• EXERCISE INSTRUCTIONS: Where the records below show a line containing "number of weeks", start copying; end with the line containing "- No interest is charged.", and copy it too.

• Collected data entries:
■ ■ ■ ■ ■

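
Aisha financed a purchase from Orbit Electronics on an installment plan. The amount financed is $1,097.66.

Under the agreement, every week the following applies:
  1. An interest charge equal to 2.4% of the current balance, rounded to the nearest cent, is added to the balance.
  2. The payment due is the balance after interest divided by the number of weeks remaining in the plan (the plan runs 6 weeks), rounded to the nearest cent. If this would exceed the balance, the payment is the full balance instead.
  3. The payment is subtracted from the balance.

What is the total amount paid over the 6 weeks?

$1,193.63

Week 1: opening $1,097.66; interest $26.34 → $1,124.00; payment $187.33; balance $936.67
Week 2: opening $936.67; interest $22.48 → $959.15; payment $191.83; balance $767.32
Week 3: opening $767.32; interest $18.42 → $785.74; payment $196.44; balance $589.30
Week 4: opening $589.30; interest $14.14 → $603.44; payment $201.15; balance $402.29
Week 5: opening $402.29; interest $9.65 → $411.94; payment $205.97; balance $205.97
Week 6: opening $205.97; interest $4.94 → $210.91; payment $210.91; balance $0.00
Total paid: $1,193.63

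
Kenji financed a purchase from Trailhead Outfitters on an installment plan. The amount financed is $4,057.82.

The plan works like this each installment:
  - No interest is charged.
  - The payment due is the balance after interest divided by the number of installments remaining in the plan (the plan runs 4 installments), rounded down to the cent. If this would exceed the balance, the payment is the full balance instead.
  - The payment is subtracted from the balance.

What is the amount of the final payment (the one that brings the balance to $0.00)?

Installment 1: $4,057.82 − $1,014.45 → $3,043.37
Installment 2: $3,043.37 − $1,014.45 → $2,028.92
Installment 3: $2,028.92 − $1,014.46 → $1,014.46
Installment 4: $1,014.46 − $1,014.46 → $0.00

$1,014.46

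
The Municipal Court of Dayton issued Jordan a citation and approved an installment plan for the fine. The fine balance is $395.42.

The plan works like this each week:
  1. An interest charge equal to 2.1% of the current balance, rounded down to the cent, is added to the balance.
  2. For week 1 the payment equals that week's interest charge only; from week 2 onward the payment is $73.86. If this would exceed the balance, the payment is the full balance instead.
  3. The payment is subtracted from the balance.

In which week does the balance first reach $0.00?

7

Week 1: opening $395.42; interest $8.30 → $403.72; payment $8.30; balance $395.42
Week 2: opening $395.42; interest $8.30 → $403.72; payment $73.86; balance $329.86
Week 3: opening $329.86; interest $6.92 → $336.78; payment $73.86; balance $262.92
Week 4: opening $262.92; interest $5.52 → $268.44; payment $73.86; balance $194.58
Week 5: opening $194.58; interest $4.08 → $198.66; payment $73.86; balance $124.80
Week 6: opening $124.80; interest $2.62 → $127.42; payment $73.86; balance $53.56
Week 7: opening $53.56; interest $1.12 → $54.68; payment $54.68; balance $0.00
Balance reaches $0.00 in week 7.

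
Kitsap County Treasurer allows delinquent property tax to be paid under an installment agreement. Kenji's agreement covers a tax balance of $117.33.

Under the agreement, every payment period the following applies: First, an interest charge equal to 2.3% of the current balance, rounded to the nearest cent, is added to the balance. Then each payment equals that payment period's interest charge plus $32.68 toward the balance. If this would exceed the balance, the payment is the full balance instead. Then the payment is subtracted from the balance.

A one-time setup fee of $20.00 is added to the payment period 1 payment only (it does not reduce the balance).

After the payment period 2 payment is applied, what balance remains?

Payment period 1: $117.33 +$2.70 interest = $120.03; pay $35.38 (+ $20.00 fee) → $84.65
Payment period 2: $84.65 +$1.95 interest = $86.60; pay $34.63 → $51.97

$51.97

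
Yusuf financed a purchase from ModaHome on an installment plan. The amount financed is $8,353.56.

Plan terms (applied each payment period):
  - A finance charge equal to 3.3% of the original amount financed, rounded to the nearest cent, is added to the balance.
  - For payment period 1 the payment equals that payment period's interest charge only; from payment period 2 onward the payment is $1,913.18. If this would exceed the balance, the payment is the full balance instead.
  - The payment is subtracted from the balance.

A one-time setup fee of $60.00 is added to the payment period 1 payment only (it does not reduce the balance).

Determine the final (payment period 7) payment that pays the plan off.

# | Opening | Interest | Payment | Fee | End bal
1 | $8,353.56 | $275.67 | $275.67 | $60.00 | $8,353.56
2 | $8,353.56 | $275.67 | $1,913.18 | — | $6,716.05
3 | $6,716.05 | $275.67 | $1,913.18 | — | $5,078.54
4 | $5,078.54 | $275.67 | $1,913.18 | — | $3,441.03
5 | $3,441.03 | $275.67 | $1,913.18 | — | $1,803.52
6 | $1,803.52 | $275.67 | $1,913.18 | — | $166.01
7 | $166.01 | $275.67 | $441.68 | — | $0.00

$441.68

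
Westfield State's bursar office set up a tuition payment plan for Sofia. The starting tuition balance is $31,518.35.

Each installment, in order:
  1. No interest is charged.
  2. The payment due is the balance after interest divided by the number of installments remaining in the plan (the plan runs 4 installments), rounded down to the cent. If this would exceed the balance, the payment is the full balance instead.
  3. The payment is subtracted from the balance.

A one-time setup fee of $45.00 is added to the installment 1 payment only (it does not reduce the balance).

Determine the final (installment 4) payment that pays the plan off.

$7,879.59

Installment 1: opening $31,518.35; payment $7,879.58 (+ $45.00 fee); balance $23,638.77
Installment 2: opening $23,638.77; payment $7,879.59; balance $15,759.18
Installment 3: opening $15,759.18; payment $7,879.59; balance $7,879.59
Installment 4: opening $7,879.59; payment $7,879.59; balance $0.00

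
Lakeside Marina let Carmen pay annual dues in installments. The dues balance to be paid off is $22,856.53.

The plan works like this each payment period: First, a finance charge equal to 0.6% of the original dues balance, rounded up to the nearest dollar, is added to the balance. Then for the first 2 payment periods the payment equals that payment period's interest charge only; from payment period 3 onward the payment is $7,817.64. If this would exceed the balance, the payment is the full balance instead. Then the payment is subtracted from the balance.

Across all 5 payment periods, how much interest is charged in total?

$690.00

Payment period 1: $22,856.53 +$138.00 interest = $22,994.53; pay $138.00 → $22,856.53
Payment period 2: $22,856.53 +$138.00 interest = $22,994.53; pay $138.00 → $22,856.53
Payment period 3: $22,856.53 +$138.00 interest = $22,994.53; pay $7,817.64 → $15,176.89
Payment period 4: $15,176.89 +$138.00 interest = $15,314.89; pay $7,817.64 → $7,497.25
Payment period 5: $7,497.25 +$138.00 interest = $7,635.25; pay $7,635.25 → $0.00
Total interest: $138.00 + $138.00 + $138.00 + $138.00 + $138.00 = $690.00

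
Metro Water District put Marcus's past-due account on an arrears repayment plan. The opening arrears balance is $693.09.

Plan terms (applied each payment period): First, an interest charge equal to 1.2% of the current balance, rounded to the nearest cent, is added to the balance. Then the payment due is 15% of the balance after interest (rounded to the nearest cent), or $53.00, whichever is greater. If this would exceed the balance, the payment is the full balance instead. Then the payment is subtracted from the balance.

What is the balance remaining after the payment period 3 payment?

$441.15

Payment period 1: $693.09 +$8.32 interest = $701.41; pay $105.21 → $596.20
Payment period 2: $596.20 +$7.15 interest = $603.35; pay $90.50 → $512.85
Payment period 3: $512.85 +$6.15 interest = $519.00; pay $77.85 → $441.15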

■ ■ ■ ■ ■

• TASK RESULT:
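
  2. The payment due is the balance after interest divided by the number of weeks remaining in the plan (the plan runs 6 weeks), rounded to the nearest cent. If this would exceed the balance, the payment is the full balance instead.
  3. The payment is subtracted from the balance.

What is the total amount paid over the 6 weeks?

$1,193.63

Week 1: opening $1,097.66; interest $26.34 → $1,124.00; payment $187.33; balance $936.67
Week 2: opening $936.67; interest $22.48 → $959.15; payment $191.83; balance $767.32
Week 3: opening $767.32; interest $18.42 → $785.74; payment $196.44; balance $589.30
Week 4: opening $589.30; interest $14.14 → $603.44; payment $201.15; balance $402.29
Week 5: opening $402.29; interest $9.65 → $411.94; payment $205.97; balance $205.97
Week 6: opening $205.97; interest $4.94 → $210.91; payment $210.91; balance $0.00
Total paid: $1,193.63

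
Kenji financed a purchase from Trailhead Outfitters on an installment plan. The amount financed is $4,057.82.

The plan works like this each installment:
  - No interest is charged.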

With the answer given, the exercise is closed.